- _What is expected_: Every line of the records that holds the word "Weekly" should be copied.

Start of Extracted material

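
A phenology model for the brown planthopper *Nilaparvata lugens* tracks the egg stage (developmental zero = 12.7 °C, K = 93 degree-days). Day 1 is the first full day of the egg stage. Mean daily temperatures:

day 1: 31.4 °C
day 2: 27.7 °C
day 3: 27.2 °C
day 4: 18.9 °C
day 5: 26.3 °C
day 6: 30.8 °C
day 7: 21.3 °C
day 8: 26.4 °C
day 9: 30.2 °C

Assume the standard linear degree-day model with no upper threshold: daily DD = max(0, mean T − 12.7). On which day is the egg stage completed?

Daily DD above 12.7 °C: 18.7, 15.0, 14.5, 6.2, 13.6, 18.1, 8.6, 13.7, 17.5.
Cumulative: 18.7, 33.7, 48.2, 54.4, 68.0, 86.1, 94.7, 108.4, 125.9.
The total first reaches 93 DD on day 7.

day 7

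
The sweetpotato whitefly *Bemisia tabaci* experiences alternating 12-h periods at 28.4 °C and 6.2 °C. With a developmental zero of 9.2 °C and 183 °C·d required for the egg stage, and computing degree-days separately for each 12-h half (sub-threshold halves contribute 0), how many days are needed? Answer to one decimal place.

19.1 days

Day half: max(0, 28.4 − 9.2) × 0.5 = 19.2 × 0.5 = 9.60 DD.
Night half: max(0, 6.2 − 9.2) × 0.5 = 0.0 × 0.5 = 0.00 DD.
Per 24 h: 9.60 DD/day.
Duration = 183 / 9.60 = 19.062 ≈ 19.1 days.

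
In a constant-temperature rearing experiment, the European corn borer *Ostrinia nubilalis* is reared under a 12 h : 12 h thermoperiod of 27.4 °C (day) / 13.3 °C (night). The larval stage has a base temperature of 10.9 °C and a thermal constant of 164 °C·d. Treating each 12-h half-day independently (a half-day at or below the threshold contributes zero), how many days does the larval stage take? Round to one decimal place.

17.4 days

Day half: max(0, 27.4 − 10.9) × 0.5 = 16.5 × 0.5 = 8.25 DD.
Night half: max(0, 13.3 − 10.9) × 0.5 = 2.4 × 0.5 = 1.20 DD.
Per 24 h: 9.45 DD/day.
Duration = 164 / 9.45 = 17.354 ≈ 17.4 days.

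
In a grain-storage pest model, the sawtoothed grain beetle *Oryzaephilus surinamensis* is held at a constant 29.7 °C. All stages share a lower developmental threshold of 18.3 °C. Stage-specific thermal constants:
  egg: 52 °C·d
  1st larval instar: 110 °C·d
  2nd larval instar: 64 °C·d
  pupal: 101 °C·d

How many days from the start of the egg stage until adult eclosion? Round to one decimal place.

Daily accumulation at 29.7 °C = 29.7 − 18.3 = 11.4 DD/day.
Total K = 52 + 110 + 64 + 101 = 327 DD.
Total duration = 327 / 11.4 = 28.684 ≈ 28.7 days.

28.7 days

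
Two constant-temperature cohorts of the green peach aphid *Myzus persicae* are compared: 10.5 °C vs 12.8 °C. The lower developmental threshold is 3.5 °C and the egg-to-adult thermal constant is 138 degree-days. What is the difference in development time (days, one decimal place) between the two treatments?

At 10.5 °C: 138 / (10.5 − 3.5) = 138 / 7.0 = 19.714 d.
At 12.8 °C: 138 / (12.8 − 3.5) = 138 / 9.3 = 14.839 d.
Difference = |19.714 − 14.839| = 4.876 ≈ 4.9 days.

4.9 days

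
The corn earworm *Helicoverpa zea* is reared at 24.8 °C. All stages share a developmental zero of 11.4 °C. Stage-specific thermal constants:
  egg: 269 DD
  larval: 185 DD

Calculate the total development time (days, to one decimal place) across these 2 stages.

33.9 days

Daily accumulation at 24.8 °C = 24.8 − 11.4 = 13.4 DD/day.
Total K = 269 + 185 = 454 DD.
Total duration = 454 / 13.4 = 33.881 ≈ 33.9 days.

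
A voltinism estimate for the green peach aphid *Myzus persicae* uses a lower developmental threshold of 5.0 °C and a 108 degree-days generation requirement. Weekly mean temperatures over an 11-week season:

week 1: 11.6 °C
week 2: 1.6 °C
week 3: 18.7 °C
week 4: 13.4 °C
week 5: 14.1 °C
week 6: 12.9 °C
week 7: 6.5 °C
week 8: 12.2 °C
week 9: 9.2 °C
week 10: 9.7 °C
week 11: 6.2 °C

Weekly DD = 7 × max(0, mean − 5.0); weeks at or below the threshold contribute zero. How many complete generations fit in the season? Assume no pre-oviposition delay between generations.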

End of Extracted material
Start of Extracted material

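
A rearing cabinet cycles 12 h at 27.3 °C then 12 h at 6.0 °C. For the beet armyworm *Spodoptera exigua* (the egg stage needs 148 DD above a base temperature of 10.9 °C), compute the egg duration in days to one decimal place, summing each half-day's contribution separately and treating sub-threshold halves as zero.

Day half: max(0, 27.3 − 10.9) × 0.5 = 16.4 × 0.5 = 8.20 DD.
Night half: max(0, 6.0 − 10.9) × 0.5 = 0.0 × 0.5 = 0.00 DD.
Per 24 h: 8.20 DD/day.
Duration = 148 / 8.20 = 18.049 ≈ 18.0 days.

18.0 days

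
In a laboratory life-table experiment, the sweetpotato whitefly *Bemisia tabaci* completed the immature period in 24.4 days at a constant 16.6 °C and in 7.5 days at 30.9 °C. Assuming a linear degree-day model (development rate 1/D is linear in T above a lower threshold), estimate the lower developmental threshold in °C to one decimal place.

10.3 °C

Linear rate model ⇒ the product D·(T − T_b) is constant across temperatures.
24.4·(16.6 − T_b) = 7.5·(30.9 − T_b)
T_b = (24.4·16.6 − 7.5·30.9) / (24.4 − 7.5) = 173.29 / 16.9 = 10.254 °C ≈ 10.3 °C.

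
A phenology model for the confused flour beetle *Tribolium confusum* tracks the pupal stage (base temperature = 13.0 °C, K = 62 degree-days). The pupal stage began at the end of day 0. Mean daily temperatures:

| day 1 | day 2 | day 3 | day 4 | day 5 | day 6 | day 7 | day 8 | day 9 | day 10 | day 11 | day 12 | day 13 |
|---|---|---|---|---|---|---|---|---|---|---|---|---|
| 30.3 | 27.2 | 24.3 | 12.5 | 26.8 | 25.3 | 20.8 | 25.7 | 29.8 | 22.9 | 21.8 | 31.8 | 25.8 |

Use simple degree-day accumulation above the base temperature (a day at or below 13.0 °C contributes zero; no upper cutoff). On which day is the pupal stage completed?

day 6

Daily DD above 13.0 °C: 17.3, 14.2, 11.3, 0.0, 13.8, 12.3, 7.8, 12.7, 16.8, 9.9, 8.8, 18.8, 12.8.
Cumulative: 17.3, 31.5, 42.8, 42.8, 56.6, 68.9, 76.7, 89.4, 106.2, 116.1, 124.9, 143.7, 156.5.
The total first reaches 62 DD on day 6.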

End of Extracted material
Start of Extracted material

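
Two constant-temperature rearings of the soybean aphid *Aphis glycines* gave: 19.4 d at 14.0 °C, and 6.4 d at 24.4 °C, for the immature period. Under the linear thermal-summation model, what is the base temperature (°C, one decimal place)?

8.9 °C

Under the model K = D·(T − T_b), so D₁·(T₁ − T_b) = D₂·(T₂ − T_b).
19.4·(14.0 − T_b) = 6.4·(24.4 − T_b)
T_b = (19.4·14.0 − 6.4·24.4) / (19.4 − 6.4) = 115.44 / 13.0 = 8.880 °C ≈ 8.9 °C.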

End of Extracted material

- _Result of this task_:
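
A voltinism estimate for the green peach aphid *Myzus persicae* uses a lower developmental threshold of 5.0 °C and a 108 degree-days generation requirement. Weekly mean temperatures over an 11-week season:
Weekly DD = 7 × max(0, mean − 5.0); weeks at or below the threshold contribute zero. How many complete generations fit in the season? Assume no pre-oviposition delay between generations.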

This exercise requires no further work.